What you have to do
The lines to be extracted run from the start of the listing through the line containing "Allowed lateness: 2."; copy them exactly and nothing else.

Recorded data
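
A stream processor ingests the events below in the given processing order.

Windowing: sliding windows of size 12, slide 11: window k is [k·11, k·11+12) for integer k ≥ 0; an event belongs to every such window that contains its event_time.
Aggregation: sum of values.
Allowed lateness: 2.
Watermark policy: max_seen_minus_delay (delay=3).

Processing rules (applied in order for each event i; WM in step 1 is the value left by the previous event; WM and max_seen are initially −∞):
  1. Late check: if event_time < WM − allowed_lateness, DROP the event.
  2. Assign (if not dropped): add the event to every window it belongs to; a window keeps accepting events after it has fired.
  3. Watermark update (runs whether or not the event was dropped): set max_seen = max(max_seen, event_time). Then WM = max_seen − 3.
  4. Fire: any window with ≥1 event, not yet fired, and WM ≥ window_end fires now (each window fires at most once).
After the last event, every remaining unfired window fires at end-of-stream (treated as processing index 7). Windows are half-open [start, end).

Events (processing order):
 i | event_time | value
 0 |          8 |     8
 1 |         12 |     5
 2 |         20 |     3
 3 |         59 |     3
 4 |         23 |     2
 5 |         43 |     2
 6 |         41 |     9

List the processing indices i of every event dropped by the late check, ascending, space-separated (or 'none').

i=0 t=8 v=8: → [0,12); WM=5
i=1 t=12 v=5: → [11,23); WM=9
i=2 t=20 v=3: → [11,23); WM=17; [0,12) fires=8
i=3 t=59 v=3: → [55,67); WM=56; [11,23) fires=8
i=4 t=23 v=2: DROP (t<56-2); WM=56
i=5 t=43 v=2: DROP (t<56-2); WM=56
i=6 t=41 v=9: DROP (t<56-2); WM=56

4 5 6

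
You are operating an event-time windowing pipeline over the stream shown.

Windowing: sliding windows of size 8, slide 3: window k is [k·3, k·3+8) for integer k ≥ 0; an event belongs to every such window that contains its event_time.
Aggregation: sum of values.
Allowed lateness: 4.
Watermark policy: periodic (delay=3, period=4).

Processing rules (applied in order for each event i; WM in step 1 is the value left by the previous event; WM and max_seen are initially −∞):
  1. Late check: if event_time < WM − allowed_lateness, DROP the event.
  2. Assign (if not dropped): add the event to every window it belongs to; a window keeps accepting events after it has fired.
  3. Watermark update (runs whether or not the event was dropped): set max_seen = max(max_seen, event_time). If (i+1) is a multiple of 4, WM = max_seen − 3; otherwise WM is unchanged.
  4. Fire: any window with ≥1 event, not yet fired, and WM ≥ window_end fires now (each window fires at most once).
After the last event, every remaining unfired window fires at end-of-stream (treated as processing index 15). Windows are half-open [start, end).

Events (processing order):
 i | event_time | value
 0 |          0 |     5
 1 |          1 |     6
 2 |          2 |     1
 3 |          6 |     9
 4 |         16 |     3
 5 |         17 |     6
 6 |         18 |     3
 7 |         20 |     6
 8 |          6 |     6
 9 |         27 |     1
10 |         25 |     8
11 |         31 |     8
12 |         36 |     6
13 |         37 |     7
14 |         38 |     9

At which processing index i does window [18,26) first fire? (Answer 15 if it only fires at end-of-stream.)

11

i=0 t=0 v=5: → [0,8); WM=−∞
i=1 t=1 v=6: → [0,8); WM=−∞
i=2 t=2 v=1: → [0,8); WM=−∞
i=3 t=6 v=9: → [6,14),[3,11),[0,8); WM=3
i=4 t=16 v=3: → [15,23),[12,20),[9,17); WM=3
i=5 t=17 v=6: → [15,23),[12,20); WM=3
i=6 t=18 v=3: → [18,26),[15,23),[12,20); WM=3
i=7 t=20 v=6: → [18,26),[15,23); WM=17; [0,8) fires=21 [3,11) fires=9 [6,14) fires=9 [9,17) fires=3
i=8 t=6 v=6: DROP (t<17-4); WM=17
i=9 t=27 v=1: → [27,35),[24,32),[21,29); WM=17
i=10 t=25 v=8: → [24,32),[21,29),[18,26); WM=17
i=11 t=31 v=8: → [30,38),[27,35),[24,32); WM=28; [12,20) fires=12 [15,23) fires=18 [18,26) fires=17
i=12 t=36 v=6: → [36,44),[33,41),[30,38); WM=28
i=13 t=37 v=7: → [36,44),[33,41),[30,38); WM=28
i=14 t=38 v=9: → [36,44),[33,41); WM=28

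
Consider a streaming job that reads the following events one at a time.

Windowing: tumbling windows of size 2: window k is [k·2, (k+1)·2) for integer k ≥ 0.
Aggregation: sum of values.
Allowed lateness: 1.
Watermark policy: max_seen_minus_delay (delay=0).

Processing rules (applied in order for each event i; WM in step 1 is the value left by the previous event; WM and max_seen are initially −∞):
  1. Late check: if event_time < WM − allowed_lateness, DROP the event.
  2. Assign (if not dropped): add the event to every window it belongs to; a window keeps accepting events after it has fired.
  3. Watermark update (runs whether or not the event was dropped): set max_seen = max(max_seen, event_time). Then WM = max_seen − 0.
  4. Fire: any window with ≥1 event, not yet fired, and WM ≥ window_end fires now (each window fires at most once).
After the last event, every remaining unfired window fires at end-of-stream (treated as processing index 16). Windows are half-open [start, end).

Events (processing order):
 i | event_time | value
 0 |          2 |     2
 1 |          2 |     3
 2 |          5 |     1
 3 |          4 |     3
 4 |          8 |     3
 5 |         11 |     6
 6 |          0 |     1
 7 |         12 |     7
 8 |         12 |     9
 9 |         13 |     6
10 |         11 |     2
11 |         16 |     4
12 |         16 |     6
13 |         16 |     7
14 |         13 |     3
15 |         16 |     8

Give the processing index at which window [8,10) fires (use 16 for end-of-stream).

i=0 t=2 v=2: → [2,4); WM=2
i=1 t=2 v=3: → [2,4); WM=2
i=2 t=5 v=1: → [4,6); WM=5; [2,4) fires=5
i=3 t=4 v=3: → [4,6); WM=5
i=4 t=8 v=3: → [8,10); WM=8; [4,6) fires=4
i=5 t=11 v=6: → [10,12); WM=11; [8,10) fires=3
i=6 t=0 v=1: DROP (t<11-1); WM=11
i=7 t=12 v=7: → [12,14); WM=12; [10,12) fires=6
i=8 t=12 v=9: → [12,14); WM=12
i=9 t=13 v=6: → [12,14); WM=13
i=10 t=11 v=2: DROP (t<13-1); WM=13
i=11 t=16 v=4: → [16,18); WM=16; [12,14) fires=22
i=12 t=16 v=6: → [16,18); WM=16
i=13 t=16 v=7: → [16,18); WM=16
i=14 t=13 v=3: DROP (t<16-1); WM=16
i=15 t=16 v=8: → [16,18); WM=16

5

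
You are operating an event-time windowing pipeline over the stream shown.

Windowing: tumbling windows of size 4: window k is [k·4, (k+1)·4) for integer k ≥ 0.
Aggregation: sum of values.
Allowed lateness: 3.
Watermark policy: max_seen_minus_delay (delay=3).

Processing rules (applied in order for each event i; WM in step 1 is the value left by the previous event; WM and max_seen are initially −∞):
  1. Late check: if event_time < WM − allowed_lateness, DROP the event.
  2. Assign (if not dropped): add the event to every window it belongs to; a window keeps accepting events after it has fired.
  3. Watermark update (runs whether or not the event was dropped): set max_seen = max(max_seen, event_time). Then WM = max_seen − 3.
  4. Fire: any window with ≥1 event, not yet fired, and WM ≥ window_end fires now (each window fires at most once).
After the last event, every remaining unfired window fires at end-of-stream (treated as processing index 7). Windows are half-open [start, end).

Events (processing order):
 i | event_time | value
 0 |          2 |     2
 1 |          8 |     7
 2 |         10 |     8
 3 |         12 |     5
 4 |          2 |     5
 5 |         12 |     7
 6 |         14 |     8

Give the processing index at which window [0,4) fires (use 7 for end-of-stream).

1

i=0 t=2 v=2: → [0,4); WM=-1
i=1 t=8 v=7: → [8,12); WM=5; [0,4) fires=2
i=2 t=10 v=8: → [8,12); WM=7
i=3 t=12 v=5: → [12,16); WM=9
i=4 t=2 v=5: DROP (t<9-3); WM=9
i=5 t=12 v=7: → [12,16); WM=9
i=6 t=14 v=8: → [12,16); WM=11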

Exercise answer
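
A stream processor ingests the events below in the given processing order.

Windowing: sliding windows of size 12, slide 11: window k is [k·11, k·11+12) for integer k ≥ 0; an event belongs to every such window that contains its event_time.
Aggregation: sum of values.
Allowed lateness: 2.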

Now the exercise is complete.